- _What the task asks_
Give the following records again in full and without alteration.

Stored items
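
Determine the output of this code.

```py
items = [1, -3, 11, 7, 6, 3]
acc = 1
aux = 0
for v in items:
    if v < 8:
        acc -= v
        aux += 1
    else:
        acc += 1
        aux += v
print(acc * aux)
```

-192

v=1: <8, acc = 1-1 = 0; aux=1
v=-3: <8, acc = 0-(-3) = 3; aux=2
v=11: not <8, acc = 3+1 = 4; aux=13
v=7: <8, acc = 4-7 = -3; aux=14
v=6: <8, acc = (-3)-6 = -9; aux=15
v=3: <8, acc = (-9)-3 = -12; aux=16
acc*aux = (-12)*16 = -192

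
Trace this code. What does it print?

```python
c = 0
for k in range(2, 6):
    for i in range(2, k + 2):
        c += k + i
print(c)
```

102

k=2,i=2: c = 0+4 = 4
k=2,i=3: c = 4+5 = 9
k=3,i=2: c = 9+5 = 14
k=3,i=3: c = 14+6 = 20
k=3,i=4: c = 20+7 = 27
k=4,i=2: c = 27+6 = 33
k=4,i=3: c = 33+7 = 40
k=4,i=4: c = 40+8 = 48
k=4,i=5: c = 48+9 = 57
k=5,i=2: c = 57+7 = 64
k=5,i=3: c = 64+8 = 72
k=5,i=4: c = 72+9 = 81
k=5,i=5: c = 81+10 = 91
k=5,i=6: c = 91+11 = 102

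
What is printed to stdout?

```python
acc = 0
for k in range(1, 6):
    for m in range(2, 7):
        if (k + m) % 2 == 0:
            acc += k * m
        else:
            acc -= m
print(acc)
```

92

k=1,m=2: odd sum, acc = 0-2 = -2
k=1,m=3: even sum, acc = (-2)+3 = 1
k=1,m=4: odd sum, acc = 1-4 = -3
k=1,m=5: even sum, acc = (-3)+5 = 2
k=1,m=6: odd sum, acc = 2-6 = -4
k=2,m=2: even sum, acc = (-4)+4 = 0
k=2,m=3: odd sum, acc = 0-3 = -3
k=2,m=4: even sum, acc = (-3)+8 = 5
k=2,m=5: odd sum, acc = 5-5 = 0
k=2,m=6: even sum, acc = 0+12 = 12
k=3,m=2: odd sum, acc = 12-2 = 10
k=3,m=3: even sum, acc = 10+9 = 19
k=3,m=4: odd sum, acc = 19-4 = 15
k=3,m=5: even sum, acc = 15+15 = 30
k=3,m=6: odd sum, acc = 30-6 = 24
k=4,m=2: even sum, acc = 24+8 = 32
k=4,m=3: odd sum, acc = 32-3 = 29
k=4,m=4: even sum, acc = 29+16 = 45
k=4,m=5: odd sum, acc = 45-5 = 40
k=4,m=6: even sum, acc = 40+24 = 64
k=5,m=2: odd sum, acc = 64-2 = 62
k=5,m=3: even sum, acc = 62+15 = 77
k=5,m=4: odd sum, acc = 77-4 = 73
k=5,m=5: even sum, acc = 73+25 = 98
k=5,m=6: odd sum, acc = 98-6 = 92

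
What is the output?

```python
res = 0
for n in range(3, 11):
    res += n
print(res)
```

n=3: res = 0+3 = 3
n=4: res = 3+4 = 7
n=5: res = 7+5 = 12
n=6: res = 12+6 = 18
n=7: res = 18+7 = 25
n=8: res = 25+8 = 33
n=9: res = 33+9 = 42
n=10: res = 42+10 = 52

52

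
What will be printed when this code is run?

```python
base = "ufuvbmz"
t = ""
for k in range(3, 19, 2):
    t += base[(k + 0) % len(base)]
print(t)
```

vmuubzfv

k=3: add base[3]='v' → 'v'
k=5: add base[5]='m' → 'vm'
k=7: add base[0]='u' → 'vmu'
k=9: add base[2]='u' → 'vmuu'
k=11: add base[4]='b' → 'vmuub'
k=13: add base[6]='z' → 'vmuubz'
k=15: add base[1]='f' → 'vmuubzf'
k=17: add base[3]='v' → 'vmuubzfv'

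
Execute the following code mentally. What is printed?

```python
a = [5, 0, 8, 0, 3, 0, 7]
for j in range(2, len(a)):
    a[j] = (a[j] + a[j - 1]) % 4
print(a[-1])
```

j=2: a[2] = (8+0)%4 = 0 → [5, 0, 0, 0, 3, 0, 7]
j=3: a[3] = (0+0)%4 = 0 → [5, 0, 0, 0, 3, 0, 7]
j=4: a[4] = (3+0)%4 = 3 → [5, 0, 0, 0, 3, 0, 7]
j=5: a[5] = (0+3)%4 = 3 → [5, 0, 0, 0, 3, 3, 7]
j=6: a[6] = (7+3)%4 = 2 → [5, 0, 0, 0, 3, 3, 2]

2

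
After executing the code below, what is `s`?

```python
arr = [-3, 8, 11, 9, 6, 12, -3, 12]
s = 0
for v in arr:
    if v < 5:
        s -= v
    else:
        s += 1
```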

- _Response to this task_
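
Determine the output of this code.

```py
items = [1, -3, 11, 7, 6, 3]
acc = 1
aux = 0
for v in items:
    if v < 8:
        acc -= v
        aux += 1
    else:
        acc += 1
        aux += v
print(acc * aux)
```

-192

v=1: <8, acc = 1-1 = 0; aux=1
v=-3: <8, acc = 0-(-3) = 3; aux=2
v=11: not <8, acc = 3+1 = 4; aux=13
v=7: <8, acc = 4-7 = -3; aux=14
v=6: <8, acc = (-3)-6 = -9; aux=15
v=3: <8, acc = (-9)-3 = -12; aux=16
acc*aux = (-12)*16 = -192

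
Trace this code. What does it print?

```python
c = 0
for k in range(2, 6):
    for i in range(2, k + 2):
        c += k + i
print(c)
```

102

k=2,i=2: c = 0+4 = 4
k=2,i=3: c = 4+5 = 9
k=3,i=2: c = 9+5 = 14
k=3,i=3: c = 14+6 = 20
k=3,i=4: c = 20+7 = 27
k=4,i=2: c = 27+6 = 33
k=4,i=3: c = 33+7 = 40
k=4,i=4: c = 40+8 = 48
k=4,i=5: c = 48+9 = 57
k=5,i=2: c = 57+7 = 64
k=5,i=3: c = 64+8 = 72
k=5,i=4: c = 72+9 = 81
k=5,i=5: c = 81+10 = 91
k=5,i=6: c = 91+11 = 102

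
What is printed to stdout?

```python
acc = 0
for k in range(1, 6):
    for m in range(2, 7):
        if (k + m) % 2 == 0:
            acc += k * m
        else:
            acc -= m
print(acc)
```

92

k=1,m=2: odd sum, acc = 0-2 = -2
k=1,m=3: even sum, acc = (-2)+3 = 1
k=1,m=4: odd sum, acc = 1-4 = -3
k=1,m=5: even sum, acc = (-3)+5 = 2
k=1,m=6: odd sum, acc = 2-6 = -4
k=2,m=2: even sum, acc = (-4)+4 = 0
k=2,m=3: odd sum, acc = 0-3 = -3
k=2,m=4: even sum, acc = (-3)+8 = 5
k=2,m=5: odd sum, acc = 5-5 = 0
k=2,m=6: even sum, acc = 0+12 = 12
k=3,m=2: odd sum, acc = 12-2 = 10
k=3,m=3: even sum, acc = 10+9 = 19
k=3,m=4: odd sum, acc = 19-4 = 15
k=3,m=5: even sum, acc = 15+15 = 30
k=3,m=6: odd sum, acc = 30-6 = 24
k=4,m=2: even sum, acc = 24+8 = 32
k=4,m=3: odd sum, acc = 32-3 = 29
k=4,m=4: even sum, acc = 29+16 = 45
k=4,m=5: odd sum, acc = 45-5 = 40
k=4,m=6: even sum, acc = 40+24 = 64
k=5,m=2: odd sum, acc = 64-2 = 62
k=5,m=3: even sum, acc = 62+15 = 77
k=5,m=4: odd sum, acc = 77-4 = 73
k=5,m=5: even sum, acc = 73+25 = 98
k=5,m=6: odd sum, acc = 98-6 = 92

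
What is the output?

```python
res = 0
for n in range(3, 11):
    res += n
print(res)
```

n=3: res = 0+3 = 3
n=4: res = 3+4 = 7
n=5: res = 7+5 = 12
n=6: res = 12+6 = 18
n=7: res = 18+7 = 25
n=8: res = 25+8 = 33
n=9: res = 33+9 = 42
n=10: res = 42+10 = 52

52

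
What will be printed when this code is run?

```python
base = "ufuvbmz"
t = ""
for k in range(3, 19, 2):
    t += base[(k + 0) % len(base)]
print(t)
```

vmuubzfv

k=3: add base[3]='v' → 'v'
k=5: add base[5]='m' → 'vm'
k=7: add base[0]='u' → 'vmu'
k=9: add base[2]='u' → 'vmuu'
k=11: add base[4]='b' → 'vmuub'
k=13: add base[6]='z' → 'vmuubz'
k=15: add base[1]='f' → 'vmuubzf'
k=17: add base[3]='v' → 'vmuubzfv'

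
Execute the following code mentally. What is printed?

```python
a = [5, 0, 8, 0, 3, 0, 7]
for j in range(2, len(a)):
    a[j] = (a[j] + a[j - 1]) % 4
print(a[-1])
```

j=2: a[2] = (8+0)%4 = 0 → [5, 0, 0, 0, 3, 0, 7]
j=3: a[3] = (0+0)%4 = 0 → [5, 0, 0, 0, 3, 0, 7]
j=4: a[4] = (3+0)%4 = 3 → [5, 0, 0, 0, 3, 0, 7]
j=5: a[5] = (0+3)%4 = 3 → [5, 0, 0, 0, 3, 3, 7]
j=6: a[6] = (7+3)%4 = 2 → [5, 0, 0, 0, 3, 3, 2]

2

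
After executing the code below, what is `s`?

```python
arr = [-3, 8, 11, 9, 6, 12, -3, 12]
s = 0
for v in arr:
    if v < 5:
        s -= v
    else:
        s += 1
```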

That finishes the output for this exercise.